> WHAT THE EXERCISE ASKS: Copy every line from the records below that carries the word "neighbours".

> MATERIAL PROVIDED:
■ ■ ■ ■ ■
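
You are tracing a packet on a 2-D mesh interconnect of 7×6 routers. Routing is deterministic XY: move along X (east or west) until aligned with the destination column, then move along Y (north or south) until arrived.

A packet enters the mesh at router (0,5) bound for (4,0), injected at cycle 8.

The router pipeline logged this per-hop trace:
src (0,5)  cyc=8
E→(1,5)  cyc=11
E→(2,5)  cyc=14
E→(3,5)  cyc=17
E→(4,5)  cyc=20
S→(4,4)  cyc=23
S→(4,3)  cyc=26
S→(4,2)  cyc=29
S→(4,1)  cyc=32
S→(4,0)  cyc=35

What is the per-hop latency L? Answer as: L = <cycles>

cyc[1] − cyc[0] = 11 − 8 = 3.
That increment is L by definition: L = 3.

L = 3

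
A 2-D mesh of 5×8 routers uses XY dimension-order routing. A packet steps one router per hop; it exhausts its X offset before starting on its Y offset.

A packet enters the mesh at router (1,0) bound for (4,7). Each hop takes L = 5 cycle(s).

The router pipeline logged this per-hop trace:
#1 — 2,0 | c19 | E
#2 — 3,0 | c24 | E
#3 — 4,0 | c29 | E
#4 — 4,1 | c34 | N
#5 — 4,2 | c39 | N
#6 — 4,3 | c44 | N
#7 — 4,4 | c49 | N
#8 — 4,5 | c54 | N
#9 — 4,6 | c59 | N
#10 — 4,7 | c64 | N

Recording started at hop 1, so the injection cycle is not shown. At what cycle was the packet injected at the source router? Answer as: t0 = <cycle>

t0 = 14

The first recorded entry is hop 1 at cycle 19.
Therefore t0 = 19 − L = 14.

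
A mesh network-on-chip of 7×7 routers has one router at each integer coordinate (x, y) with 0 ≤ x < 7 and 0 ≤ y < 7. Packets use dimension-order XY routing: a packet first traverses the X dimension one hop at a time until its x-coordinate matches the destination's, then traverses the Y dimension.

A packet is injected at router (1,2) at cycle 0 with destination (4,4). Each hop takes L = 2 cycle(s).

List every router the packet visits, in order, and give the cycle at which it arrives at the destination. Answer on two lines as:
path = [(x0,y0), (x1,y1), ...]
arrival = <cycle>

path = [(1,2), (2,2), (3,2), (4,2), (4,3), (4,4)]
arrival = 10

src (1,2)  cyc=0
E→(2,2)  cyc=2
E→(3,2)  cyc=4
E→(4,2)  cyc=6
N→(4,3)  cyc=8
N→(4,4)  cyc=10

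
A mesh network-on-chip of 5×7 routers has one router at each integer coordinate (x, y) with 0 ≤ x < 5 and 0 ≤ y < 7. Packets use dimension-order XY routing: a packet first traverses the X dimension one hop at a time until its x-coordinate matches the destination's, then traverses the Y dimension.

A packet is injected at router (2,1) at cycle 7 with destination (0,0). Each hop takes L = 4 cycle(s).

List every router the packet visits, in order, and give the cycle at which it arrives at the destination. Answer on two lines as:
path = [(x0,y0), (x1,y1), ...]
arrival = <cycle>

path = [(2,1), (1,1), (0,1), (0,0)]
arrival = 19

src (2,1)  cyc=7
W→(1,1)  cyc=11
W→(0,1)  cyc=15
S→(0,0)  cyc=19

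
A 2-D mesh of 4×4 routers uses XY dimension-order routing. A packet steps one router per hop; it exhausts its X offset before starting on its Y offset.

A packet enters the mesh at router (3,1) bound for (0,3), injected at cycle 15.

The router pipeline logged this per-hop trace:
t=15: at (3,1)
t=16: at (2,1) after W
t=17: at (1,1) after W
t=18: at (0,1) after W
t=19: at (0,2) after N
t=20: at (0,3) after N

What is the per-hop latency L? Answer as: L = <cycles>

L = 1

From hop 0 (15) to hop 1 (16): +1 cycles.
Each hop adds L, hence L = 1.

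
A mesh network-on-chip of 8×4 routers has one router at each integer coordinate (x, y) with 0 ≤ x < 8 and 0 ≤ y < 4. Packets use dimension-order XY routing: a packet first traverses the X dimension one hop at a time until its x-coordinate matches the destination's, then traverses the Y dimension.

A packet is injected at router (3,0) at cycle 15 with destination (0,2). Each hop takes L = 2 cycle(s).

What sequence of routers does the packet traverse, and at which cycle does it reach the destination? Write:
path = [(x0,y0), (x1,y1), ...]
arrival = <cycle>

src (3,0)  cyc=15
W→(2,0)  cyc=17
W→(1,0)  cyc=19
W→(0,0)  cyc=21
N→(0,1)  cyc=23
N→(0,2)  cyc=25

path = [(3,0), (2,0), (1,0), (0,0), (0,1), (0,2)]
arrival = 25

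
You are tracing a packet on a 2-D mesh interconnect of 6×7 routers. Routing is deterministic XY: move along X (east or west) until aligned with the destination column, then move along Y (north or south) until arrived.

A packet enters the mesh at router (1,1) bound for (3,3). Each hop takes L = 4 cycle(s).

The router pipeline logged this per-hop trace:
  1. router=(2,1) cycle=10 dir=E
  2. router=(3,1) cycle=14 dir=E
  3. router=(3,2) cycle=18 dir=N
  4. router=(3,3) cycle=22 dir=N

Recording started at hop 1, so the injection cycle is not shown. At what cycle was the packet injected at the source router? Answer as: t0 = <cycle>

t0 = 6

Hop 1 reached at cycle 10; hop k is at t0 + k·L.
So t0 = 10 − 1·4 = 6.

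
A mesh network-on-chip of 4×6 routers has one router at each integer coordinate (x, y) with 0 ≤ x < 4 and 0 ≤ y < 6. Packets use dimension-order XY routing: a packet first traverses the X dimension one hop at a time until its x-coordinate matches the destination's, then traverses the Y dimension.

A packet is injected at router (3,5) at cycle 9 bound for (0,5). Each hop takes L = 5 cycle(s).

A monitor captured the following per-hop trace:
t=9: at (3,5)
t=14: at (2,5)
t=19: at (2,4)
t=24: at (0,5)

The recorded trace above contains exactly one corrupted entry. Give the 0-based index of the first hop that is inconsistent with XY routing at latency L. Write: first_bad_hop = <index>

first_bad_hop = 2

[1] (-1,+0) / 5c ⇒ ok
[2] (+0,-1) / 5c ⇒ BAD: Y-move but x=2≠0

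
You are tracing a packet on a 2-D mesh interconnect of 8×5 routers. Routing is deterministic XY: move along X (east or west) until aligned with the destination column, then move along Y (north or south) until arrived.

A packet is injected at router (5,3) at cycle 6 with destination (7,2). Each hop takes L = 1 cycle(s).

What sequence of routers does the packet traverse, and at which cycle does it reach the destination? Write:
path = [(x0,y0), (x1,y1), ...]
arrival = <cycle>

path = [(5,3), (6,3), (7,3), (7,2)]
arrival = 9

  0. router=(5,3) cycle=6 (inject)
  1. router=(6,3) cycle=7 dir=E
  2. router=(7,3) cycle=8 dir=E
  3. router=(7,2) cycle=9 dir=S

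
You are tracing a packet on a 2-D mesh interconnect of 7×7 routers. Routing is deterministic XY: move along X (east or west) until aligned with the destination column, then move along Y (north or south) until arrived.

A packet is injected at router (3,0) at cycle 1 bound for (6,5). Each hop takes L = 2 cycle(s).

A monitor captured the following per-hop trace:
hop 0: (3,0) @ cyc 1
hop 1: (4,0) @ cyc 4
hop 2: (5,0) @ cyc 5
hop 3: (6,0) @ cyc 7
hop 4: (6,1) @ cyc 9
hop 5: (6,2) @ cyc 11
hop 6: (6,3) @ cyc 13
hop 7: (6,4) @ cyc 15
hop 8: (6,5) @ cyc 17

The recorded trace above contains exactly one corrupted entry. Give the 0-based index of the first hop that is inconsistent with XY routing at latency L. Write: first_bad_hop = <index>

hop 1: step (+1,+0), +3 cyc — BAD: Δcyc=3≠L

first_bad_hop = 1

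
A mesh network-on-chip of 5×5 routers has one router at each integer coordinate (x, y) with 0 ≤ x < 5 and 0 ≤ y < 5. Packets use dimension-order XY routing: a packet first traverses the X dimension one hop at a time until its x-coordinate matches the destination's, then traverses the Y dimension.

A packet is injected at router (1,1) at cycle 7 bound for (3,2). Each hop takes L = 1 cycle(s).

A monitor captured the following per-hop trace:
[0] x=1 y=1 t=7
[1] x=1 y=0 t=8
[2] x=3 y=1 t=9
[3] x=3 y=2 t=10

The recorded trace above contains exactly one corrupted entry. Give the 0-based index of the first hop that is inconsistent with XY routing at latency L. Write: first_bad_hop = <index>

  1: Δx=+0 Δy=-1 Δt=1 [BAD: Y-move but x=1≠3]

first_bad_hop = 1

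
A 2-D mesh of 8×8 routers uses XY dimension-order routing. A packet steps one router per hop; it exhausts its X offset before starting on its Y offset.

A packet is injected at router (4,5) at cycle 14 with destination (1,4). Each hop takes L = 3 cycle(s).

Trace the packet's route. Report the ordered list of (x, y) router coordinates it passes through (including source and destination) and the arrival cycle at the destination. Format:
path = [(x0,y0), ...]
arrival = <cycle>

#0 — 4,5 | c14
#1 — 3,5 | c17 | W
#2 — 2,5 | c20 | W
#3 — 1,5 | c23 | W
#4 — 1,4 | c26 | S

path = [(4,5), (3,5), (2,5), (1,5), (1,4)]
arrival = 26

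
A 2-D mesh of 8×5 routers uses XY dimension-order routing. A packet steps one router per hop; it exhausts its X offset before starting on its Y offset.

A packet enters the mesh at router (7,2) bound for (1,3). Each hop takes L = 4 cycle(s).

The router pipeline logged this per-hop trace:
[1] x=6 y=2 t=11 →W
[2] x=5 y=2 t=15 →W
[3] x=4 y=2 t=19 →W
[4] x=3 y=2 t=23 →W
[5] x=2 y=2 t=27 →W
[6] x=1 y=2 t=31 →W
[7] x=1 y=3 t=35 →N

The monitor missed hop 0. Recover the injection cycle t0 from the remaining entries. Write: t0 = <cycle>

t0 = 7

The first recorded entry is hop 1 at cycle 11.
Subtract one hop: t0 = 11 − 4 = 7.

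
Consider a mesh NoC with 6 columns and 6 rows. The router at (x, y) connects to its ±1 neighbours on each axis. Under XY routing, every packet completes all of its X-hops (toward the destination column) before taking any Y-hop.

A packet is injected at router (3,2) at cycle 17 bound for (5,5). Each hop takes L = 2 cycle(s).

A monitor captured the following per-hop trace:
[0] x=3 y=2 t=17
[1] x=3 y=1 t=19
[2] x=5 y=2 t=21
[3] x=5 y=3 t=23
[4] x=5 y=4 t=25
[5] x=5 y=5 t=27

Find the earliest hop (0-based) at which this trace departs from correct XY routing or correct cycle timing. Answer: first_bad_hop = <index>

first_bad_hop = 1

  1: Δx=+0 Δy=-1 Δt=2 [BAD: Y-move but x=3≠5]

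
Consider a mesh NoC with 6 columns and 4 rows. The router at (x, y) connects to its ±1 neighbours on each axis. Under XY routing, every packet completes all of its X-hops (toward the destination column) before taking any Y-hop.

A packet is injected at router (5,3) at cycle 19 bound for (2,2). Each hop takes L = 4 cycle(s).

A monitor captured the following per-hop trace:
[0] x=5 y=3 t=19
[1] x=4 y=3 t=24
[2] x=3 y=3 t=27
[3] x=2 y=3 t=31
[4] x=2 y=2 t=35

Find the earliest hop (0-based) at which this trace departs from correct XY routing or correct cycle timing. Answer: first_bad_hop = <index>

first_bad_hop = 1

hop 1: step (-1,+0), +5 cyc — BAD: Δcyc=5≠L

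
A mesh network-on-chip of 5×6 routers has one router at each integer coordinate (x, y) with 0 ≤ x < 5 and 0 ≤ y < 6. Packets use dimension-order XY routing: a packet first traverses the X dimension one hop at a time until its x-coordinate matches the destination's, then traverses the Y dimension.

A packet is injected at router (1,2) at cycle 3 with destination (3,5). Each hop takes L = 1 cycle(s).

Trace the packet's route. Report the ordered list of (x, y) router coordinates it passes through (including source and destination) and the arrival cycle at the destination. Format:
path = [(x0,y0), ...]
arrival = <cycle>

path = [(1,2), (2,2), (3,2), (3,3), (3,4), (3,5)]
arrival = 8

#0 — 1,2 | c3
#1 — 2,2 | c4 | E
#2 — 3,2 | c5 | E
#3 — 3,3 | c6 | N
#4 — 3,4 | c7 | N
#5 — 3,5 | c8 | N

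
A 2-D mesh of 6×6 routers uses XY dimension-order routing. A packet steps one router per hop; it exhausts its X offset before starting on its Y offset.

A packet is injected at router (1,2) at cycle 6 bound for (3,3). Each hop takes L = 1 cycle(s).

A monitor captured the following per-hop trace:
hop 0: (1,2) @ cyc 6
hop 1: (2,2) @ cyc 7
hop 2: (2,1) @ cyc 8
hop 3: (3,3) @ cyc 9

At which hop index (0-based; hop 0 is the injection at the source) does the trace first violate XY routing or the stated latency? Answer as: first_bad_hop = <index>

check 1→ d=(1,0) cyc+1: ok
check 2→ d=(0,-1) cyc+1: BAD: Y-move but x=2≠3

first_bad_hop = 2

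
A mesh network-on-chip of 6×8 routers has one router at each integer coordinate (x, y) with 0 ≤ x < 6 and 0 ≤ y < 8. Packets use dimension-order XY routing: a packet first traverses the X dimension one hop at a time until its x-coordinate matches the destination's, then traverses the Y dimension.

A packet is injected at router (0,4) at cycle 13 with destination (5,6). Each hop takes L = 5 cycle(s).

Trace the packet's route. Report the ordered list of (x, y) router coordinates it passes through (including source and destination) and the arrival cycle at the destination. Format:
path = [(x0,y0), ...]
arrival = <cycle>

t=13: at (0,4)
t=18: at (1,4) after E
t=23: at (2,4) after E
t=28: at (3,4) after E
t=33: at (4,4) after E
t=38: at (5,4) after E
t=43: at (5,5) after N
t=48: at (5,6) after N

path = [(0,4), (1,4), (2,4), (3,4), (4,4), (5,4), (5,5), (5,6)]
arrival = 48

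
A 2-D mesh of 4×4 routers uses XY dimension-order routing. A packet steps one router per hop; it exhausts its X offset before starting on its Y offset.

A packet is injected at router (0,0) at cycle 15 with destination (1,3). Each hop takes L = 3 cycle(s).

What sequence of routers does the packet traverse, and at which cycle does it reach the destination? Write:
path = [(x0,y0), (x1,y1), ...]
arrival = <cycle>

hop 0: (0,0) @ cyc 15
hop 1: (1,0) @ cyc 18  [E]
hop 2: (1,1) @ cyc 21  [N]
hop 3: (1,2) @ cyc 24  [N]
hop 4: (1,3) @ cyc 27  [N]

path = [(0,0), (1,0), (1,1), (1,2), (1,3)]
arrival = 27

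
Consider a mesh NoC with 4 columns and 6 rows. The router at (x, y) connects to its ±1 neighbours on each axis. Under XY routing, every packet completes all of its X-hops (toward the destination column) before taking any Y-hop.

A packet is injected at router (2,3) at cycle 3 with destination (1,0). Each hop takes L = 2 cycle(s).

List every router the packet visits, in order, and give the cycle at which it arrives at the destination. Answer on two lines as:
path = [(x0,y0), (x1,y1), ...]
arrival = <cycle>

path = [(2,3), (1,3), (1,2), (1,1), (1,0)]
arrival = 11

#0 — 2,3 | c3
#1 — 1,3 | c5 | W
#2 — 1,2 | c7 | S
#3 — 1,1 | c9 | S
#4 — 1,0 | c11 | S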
■ ■ ■ ■ ■
> PROBLEM SOLUTION:
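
Consider a mesh NoC with 6 columns and 6 rows. The router at (x, y) connects to its ±1 neighbours on each axis. Under XY routing, every packet completes all of its X-hops (toward the destination column) before taking any Y-hop.
Consider a mesh NoC with 6 columns and 4 rows. The router at (x, y) connects to its ±1 neighbours on each axis. Under XY routing, every packet completes all of its X-hops (toward the destination column) before taking any Y-hop.
Consider a mesh NoC with 4 columns and 6 rows. The router at (x, y) connects to its ±1 neighbours on each axis. Under XY routing, every packet completes all of its X-hops (toward the destination column) before taking any Y-hop.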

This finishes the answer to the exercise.